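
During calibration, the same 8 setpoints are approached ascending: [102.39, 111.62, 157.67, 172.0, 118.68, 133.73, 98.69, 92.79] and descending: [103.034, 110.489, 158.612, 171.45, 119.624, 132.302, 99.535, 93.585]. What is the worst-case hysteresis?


|102.39 - 103.034| = 0.6440
|111.62 - 110.489| = 1.1310
|157.67 - 158.612| = 0.9420
|172.0 - 171.45| = 0.5500
|118.68 - 119.624| = 0.9440
|133.73 - 132.302| = 1.4280
|98.69 - 99.535| = 0.8450
|92.79 - 93.585| = 0.7950
hysteresis = max(diffs) = 1.4280

1.4280


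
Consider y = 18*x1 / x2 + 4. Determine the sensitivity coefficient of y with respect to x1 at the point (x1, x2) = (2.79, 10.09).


y = 18*x1 / x2 + 4
dy/dx1 = 18/x2
Evaluate at x2 = 10.09: c1 = 18 / 10.09
c1 = 1.7839

1.7839


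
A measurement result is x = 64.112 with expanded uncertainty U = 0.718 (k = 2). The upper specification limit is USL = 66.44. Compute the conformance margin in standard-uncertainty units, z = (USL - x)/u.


u = U / k = 0.718 / 2 = 0.359
margin = |USL - x| = |66.44 - 64.112| = 2.328
z = margin / u = 2.328 / 0.359
z = 6.4847

6.4847


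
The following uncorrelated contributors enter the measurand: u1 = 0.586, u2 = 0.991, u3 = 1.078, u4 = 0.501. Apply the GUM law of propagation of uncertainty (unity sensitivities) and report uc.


uc = sqrt(0.586^2 + 0.991^2 + 1.078^2 + 0.501^2)
uc = sqrt(2.738562)
uc = 1.6549

1.6549


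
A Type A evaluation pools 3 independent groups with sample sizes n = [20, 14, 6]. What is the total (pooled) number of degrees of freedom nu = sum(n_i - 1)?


nu = sum_i (n_i - 1)
nu = ((20 - 1) + (14 - 1) + (6 - 1))
nu = 19 + 13 + 5
nu = 37

37


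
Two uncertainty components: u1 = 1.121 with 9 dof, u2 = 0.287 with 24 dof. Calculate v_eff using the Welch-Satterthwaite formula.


uc = sqrt(u1^2 + u2^2) = sqrt(1.121^2 + 0.287^2) = 1.157156
v_eff = uc^4 / (u1^4/v1 + u2^4/v2)
= 1.157156^4 / (1.121^4/9 + 0.287^4/24)
= 1.7929478 / 0.17574343
v_eff = 10.2021

10.2021


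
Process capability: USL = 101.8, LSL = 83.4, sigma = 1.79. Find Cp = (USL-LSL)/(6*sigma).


Cp = (USL - LSL) / (6 * sigma)
= (101.8 - 83.4) / (6 * 1.79)
= 18.4000 / 10.7400
= 1.7132

1.7132


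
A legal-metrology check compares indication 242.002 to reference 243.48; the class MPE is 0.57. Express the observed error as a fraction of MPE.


e = indication - reference = 242.002 - 243.48 = -1.4780
|e| = 1.4780
ratio = |e| / MPE = 1.4780 / 0.57
ratio = 2.5930

2.5930


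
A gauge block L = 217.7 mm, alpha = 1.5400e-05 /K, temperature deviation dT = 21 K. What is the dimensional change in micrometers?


dL = L * alpha * dT
= 217.7 * 1.5400e-05 * 21
= 0.0704042 mm
dL_um = 0.0704042 * 1000 = 70.4042 um

70.4042


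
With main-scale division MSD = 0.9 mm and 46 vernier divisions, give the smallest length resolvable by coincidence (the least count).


LC = MSD / n_div
= 0.9 / 46
= 0.0196

0.0196


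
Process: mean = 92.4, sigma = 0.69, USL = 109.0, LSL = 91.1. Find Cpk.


Cpu = (USL - mean) / (3*sigma) = (109.0 - 92.4) / (3*0.69) = 8.0193
Cpl = (mean - LSL) / (3*sigma) = (92.4 - 91.1) / (3*0.69) = 0.6280
Cpk = min(Cpu, Cpl) = 0.6280

0.6280


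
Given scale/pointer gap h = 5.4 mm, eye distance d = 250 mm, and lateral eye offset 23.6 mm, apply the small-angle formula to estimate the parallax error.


error = h * offset / d
= 5.4 * 23.6 / 250
= 0.5098

0.5098


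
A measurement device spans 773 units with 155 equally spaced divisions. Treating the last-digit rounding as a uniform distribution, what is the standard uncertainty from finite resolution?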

WHAT YOU WILL DO: Produce the records once again, exactly as they stand above.

EXERCISE ANSWER:
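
During calibration, the same 8 setpoints are approached ascending: [102.39, 111.62, 157.67, 172.0, 118.68, 133.73, 98.69, 92.79] and descending: [103.034, 110.489, 158.612, 171.45, 119.624, 132.302, 99.535, 93.585]. What is the worst-case hysteresis?


|102.39 - 103.034| = 0.6440
|111.62 - 110.489| = 1.1310
|157.67 - 158.612| = 0.9420
|172.0 - 171.45| = 0.5500
|118.68 - 119.624| = 0.9440
|133.73 - 132.302| = 1.4280
|98.69 - 99.535| = 0.8450
|92.79 - 93.585| = 0.7950
hysteresis = max(diffs) = 1.4280

1.4280


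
Consider y = 18*x1 / x2 + 4. Determine the sensitivity coefficient of y with respect to x1 at the point (x1, x2) = (2.79, 10.09).


y = 18*x1 / x2 + 4
dy/dx1 = 18/x2
Evaluate at x2 = 10.09: c1 = 18 / 10.09
c1 = 1.7839

1.7839


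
A measurement result is x = 64.112 with expanded uncertainty U = 0.718 (k = 2). The upper specification limit is USL = 66.44. Compute the conformance margin in standard-uncertainty units, z = (USL - x)/u.


u = U / k = 0.718 / 2 = 0.359
margin = |USL - x| = |66.44 - 64.112| = 2.328
z = margin / u = 2.328 / 0.359
z = 6.4847

6.4847


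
The following uncorrelated contributors enter the measurand: u1 = 0.586, u2 = 0.991, u3 = 1.078, u4 = 0.501. Apply the GUM law of propagation of uncertainty (unity sensitivities) and report uc.


uc = sqrt(0.586^2 + 0.991^2 + 1.078^2 + 0.501^2)
uc = sqrt(2.738562)
uc = 1.6549

1.6549


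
A Type A evaluation pools 3 independent groups with sample sizes n = [20, 14, 6]. What is the total (pooled) number of degrees of freedom nu = sum(n_i - 1)?


nu = sum_i (n_i - 1)
nu = ((20 - 1) + (14 - 1) + (6 - 1))
nu = 19 + 13 + 5
nu = 37

37


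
Two uncertainty components: u1 = 1.121 with 9 dof, u2 = 0.287 with 24 dof. Calculate v_eff using the Welch-Satterthwaite formula.


uc = sqrt(u1^2 + u2^2) = sqrt(1.121^2 + 0.287^2) = 1.157156
v_eff = uc^4 / (u1^4/v1 + u2^4/v2)
= 1.157156^4 / (1.121^4/9 + 0.287^4/24)
= 1.7929478 / 0.17574343
v_eff = 10.2021

10.2021


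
Process capability: USL = 101.8, LSL = 83.4, sigma = 1.79. Find Cp = (USL-LSL)/(6*sigma).


Cp = (USL - LSL) / (6 * sigma)
= (101.8 - 83.4) / (6 * 1.79)
= 18.4000 / 10.7400
= 1.7132

1.7132


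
A legal-metrology check compares indication 242.002 to reference 243.48; the class MPE is 0.57. Express the observed error as a fraction of MPE.


e = indication - reference = 242.002 - 243.48 = -1.4780
|e| = 1.4780
ratio = |e| / MPE = 1.4780 / 0.57
ratio = 2.5930

2.5930


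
A gauge block L = 217.7 mm, alpha = 1.5400e-05 /K, temperature deviation dT = 21 K. What is the dimensional change in micrometers?


dL = L * alpha * dT
= 217.7 * 1.5400e-05 * 21
= 0.0704042 mm
dL_um = 0.0704042 * 1000 = 70.4042 um

70.4042


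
With main-scale division MSD = 0.9 mm and 46 vernier divisions, give the smallest length resolvable by coincidence (the least count).


LC = MSD / n_div
= 0.9 / 46
= 0.0196

0.0196


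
Process: mean = 92.4, sigma = 0.69, USL = 109.0, LSL = 91.1. Find Cpk.


Cpu = (USL - mean) / (3*sigma) = (109.0 - 92.4) / (3*0.69) = 8.0193
Cpl = (mean - LSL) / (3*sigma) = (92.4 - 91.1) / (3*0.69) = 0.6280
Cpk = min(Cpu, Cpl) = 0.6280

0.6280


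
Given scale/pointer gap h = 5.4 mm, eye distance d = 250 mm, and lateral eye offset 23.6 mm, apply the small-angle formula to estimate the parallax error.


error = h * offset / d
= 5.4 * 23.6 / 250
= 0.5098

0.5098


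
A measurement device spans 773 units with 155 equally spaced divisions. Treating the last-digit rounding as a uniform distribution, what is the standard uncertainty from finite resolution?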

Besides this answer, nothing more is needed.